Exercise objective >> Go through the records and copy each line where the string "below" occurs.

Record set >>
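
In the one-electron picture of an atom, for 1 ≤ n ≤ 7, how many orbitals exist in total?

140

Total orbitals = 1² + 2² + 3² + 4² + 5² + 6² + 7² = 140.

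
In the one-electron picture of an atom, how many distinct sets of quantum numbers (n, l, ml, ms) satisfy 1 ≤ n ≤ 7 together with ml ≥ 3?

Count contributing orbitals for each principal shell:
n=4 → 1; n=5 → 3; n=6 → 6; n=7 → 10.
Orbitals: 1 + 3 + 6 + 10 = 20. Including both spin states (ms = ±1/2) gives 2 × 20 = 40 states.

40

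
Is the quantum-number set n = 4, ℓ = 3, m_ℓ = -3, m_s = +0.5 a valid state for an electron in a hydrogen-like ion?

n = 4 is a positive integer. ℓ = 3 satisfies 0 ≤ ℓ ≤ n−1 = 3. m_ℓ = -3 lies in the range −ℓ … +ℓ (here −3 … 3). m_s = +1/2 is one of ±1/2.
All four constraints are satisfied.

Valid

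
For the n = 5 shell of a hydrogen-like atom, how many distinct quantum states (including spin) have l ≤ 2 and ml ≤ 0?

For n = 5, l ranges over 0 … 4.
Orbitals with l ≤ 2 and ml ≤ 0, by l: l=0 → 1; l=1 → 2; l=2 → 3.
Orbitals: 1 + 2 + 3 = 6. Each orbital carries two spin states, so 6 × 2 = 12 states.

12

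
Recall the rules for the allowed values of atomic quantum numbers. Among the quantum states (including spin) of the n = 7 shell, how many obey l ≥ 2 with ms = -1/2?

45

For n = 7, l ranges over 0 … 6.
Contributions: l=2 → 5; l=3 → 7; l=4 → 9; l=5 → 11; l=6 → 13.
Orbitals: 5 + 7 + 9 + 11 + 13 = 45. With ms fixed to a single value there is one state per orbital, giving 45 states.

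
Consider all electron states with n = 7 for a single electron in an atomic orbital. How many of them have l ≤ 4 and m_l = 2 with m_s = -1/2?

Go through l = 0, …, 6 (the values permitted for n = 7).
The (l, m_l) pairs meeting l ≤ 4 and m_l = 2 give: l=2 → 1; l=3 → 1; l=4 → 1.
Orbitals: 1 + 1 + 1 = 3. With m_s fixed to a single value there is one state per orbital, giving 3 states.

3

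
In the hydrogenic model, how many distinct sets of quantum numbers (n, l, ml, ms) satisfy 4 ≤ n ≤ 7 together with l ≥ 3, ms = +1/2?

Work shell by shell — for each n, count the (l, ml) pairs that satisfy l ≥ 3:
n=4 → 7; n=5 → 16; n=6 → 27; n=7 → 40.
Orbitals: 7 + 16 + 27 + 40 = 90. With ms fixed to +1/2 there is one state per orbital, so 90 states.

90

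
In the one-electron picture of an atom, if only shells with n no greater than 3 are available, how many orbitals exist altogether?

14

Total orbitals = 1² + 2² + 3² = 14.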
...
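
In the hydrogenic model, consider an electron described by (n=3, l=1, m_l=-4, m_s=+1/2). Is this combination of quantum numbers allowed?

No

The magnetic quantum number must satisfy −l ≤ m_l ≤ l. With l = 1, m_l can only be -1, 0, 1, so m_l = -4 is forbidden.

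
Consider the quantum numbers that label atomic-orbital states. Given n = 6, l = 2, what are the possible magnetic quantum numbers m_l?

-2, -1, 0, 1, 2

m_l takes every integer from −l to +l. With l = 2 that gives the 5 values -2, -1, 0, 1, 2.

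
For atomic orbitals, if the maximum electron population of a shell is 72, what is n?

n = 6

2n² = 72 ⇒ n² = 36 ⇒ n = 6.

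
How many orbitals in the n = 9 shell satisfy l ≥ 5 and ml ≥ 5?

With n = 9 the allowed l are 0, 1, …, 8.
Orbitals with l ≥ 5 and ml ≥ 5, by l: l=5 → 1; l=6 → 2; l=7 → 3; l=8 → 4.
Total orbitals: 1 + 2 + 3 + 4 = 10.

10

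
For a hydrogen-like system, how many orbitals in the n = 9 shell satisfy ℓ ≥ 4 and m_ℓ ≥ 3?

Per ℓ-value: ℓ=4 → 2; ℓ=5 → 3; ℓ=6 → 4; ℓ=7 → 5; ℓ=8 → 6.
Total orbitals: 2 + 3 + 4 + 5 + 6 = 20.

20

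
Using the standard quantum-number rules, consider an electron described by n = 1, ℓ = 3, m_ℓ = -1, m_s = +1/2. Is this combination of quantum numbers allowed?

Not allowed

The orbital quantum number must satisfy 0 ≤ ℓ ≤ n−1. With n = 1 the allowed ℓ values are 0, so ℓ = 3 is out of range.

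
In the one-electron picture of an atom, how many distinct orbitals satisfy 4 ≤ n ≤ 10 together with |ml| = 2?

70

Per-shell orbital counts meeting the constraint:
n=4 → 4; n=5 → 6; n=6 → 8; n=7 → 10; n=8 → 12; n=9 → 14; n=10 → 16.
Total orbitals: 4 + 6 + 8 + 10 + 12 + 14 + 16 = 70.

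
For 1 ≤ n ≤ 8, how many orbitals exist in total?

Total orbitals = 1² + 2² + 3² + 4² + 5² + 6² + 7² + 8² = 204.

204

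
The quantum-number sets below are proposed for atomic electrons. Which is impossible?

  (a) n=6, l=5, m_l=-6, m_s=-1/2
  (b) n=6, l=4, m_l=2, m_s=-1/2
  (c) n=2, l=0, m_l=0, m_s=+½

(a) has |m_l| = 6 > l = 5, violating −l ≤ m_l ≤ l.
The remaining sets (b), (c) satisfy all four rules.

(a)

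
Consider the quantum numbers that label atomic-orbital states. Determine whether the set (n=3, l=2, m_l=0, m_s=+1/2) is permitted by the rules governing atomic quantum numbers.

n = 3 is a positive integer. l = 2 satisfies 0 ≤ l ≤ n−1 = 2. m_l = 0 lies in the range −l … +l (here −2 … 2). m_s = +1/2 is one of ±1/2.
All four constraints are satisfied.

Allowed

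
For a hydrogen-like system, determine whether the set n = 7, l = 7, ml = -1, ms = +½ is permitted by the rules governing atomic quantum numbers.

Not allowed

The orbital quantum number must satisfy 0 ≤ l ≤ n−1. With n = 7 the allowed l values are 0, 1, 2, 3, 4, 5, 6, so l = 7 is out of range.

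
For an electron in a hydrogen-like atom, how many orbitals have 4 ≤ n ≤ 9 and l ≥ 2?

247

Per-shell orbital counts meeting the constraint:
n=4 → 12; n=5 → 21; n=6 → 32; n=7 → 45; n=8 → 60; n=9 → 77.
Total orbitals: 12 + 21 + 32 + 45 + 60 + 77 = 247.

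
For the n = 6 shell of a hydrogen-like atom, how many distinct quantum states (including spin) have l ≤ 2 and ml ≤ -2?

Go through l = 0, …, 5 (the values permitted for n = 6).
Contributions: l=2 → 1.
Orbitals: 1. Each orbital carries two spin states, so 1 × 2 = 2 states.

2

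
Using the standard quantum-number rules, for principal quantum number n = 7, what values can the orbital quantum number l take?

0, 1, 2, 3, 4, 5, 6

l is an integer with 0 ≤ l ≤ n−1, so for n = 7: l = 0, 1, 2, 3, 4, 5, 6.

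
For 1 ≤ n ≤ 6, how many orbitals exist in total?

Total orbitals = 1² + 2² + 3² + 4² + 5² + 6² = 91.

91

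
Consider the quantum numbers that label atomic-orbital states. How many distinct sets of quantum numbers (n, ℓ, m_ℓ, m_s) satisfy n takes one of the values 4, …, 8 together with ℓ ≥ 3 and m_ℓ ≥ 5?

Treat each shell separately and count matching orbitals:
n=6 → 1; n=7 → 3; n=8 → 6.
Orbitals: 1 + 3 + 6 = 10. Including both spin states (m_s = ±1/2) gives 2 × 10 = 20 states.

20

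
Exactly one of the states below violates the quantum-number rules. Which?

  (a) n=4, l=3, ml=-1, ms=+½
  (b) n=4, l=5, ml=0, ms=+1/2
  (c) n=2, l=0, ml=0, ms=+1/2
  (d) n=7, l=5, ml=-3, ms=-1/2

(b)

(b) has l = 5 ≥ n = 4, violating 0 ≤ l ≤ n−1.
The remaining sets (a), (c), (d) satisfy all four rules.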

Exercise solution >>
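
The quantum-number sets below are proposed for atomic electrons. Which is impossible?
Exactly one of the states below violates the quantum-number rules. Which?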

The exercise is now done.